:: RECORDS FOR THE TASK ::

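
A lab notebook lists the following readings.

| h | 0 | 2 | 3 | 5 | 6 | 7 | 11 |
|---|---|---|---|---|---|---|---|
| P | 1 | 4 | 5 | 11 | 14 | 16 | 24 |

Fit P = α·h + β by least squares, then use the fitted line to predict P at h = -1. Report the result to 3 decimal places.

P̂ = -2.188

From the data, Σh·h = 244, Σh = 34, Σ1 = 7.
For MᵀP: Σh·P = 538, ΣP = 75.
Eliminating β: 7·(row 1) − 34·(row 2) gives 552·α = 7·538 − 34·75 = 1216, so α = 152/69.
Then β = (75 − 34·(152/69))/7 = 1/69.
At h = -1: P̂ = (152/69)·(-1) + (1/69)·(1) = -151/69.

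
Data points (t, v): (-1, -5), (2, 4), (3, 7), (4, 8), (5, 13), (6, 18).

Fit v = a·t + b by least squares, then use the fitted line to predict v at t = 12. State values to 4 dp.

The normal system MᵀM·[a, b]ᵀ = Mᵀv is [[91, 19]; [19, 6]]·[a, b]ᵀ = [239, 45]ᵀ.
det = 91·6 − 19² = 185.
a = (239·6 − 19·45)/185 = 579/185; b = (91·45 − 19·239)/185 = -446/185.
At t = 12: v̂ = (579/185)·(12) + (-446/185)·(1) = 6502/185.

v̂ = 35.1459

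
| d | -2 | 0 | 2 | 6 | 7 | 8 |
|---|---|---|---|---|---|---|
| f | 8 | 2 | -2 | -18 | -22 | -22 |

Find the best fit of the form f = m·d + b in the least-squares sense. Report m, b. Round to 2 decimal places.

The normal equations are: 157·m + 21·b = -458;  21·m + 6·b = -54.
(Σd·d = 157, Σd = 21, Σ1 = 6, Σd·f = -458, Σf = -54.)
Eliminating b: 6·(row 1) − 21·(row 2) gives 501·m = 6·(-458) − 21·(-54) = -1614, so m = -538/167.
Then b = ((-54) − 21·(-538/167))/6 = 380/167.

m = -3.22, b = 2.28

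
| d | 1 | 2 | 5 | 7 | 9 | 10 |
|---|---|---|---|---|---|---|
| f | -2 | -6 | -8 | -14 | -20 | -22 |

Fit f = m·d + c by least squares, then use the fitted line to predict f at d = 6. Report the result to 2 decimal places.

f̂ = -12.71

Normal-equation sums: Σd·d = 260, Σd = 34, Σ1 = 6.
For Mᵀf: Σd·f = -552, Σf = -72.
So MᵀM·[m, c]ᵀ = Mᵀf: [[260, 34]; [34, 6]]·[m, c]ᵀ = [-552, -72]ᵀ.
det = 260·6 − 34² = 404.
m = ((-552)·6 − 34·(-72))/404 = -216/101; c = (260·(-72) − 34·(-552))/404 = 12/101.
At d = 6: f̂ = (-216/101)·(6) + (12/101)·(1) = -1284/101.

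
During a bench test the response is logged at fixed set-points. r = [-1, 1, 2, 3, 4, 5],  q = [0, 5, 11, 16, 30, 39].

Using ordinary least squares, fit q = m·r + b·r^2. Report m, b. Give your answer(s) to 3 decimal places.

m = 2.774, b = 1.048

Sums needed: Σr·r = 56, Σr·r^2 = 224, Σr^2·r^2 = 980.
And Σr·q = 390, Σr^2·q = 1648.
XᵀX·[m, b]ᵀ = Xᵀq becomes [[56, 224]; [224, 980]]·[m, b]ᵀ = [390, 1648]ᵀ.
Eliminating b: 980·(row 1) − 224·(row 2) gives 4704·m = 980·390 − 224·1648 = 13048, so m = 233/84.
Then b = (1648 − 224·(233/84))/980 = 22/21.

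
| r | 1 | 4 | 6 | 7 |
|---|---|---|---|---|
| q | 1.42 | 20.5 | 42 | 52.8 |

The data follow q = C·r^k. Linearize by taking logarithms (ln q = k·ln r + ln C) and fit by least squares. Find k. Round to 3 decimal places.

k = 1.875

Linearized form: ln q = k·ln r + ln C. From the 4 transformed points,
Σln r = 5.1240, Σ(ln r)² = 8.9188, Σln q = 11.0753, Σln r·ln q = 18.6027.
Normal system: [[8.9188, 5.1240]; [5.1240, 4]]·[k, ln C]ᵀ = [18.6027, 11.0753]ᵀ.
Solving (det = 9.4201): k = 1.87487, ln C = 0.36713.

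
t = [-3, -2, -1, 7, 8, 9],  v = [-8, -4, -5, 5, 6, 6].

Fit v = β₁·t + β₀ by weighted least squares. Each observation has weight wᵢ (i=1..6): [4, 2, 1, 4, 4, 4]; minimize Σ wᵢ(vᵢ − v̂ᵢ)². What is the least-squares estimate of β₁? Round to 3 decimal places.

Setting ∂/∂β₁ … = 0 gives: 821·β₁ + 79·β₀ = 665;  79·β₁ + 19·β₀ = 23.
(Σwᵢ·t·t = 821, Σwᵢ·t = 79, Σwᵢ·1 = 19, Σwᵢ·t·v = 665, Σwᵢ·v = 23.)
Eliminating β₀: 19·(row 1) − 79·(row 2) gives 9358·β₁ = 19·665 − 79·23 = 10818, so β₁ = 5409/4679.
Then β₀ = (23 − 79·(5409/4679))/19 = -16826/4679.

β₁ = 1.156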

:: EXERCISE BRIEF ::
Restate word for word the lines from the one holding "-4, -5, 5, 6, 6]." through the last line of the listing, omitting every earlier line.

:: OUTPUT FOR THIS TASK ::
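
t = [-3, -2, -1, 7, 8, 9],  v = [-8, -4, -5, 5, 6, 6].

Fit v = β₁·t + β₀ by weighted least squares. Each observation has weight wᵢ (i=1..6): [4, 2, 1, 4, 4, 4]; minimize Σ wᵢ(vᵢ − v̂ᵢ)². What is the least-squares estimate of β₁? Round to 3 decimal places.

Setting ∂/∂β₁ … = 0 gives: 821·β₁ + 79·β₀ = 665;  79·β₁ + 19·β₀ = 23.
(Σwᵢ·t·t = 821, Σwᵢ·t = 79, Σwᵢ·1 = 19, Σwᵢ·t·v = 665, Σwᵢ·v = 23.)
Eliminating β₀: 19·(row 1) − 79·(row 2) gives 9358·β₁ = 19·665 − 79·23 = 10818, so β₁ = 5409/4679.
Then β₀ = (23 − 79·(5409/4679))/19 = -16826/4679.

β₁ = 1.156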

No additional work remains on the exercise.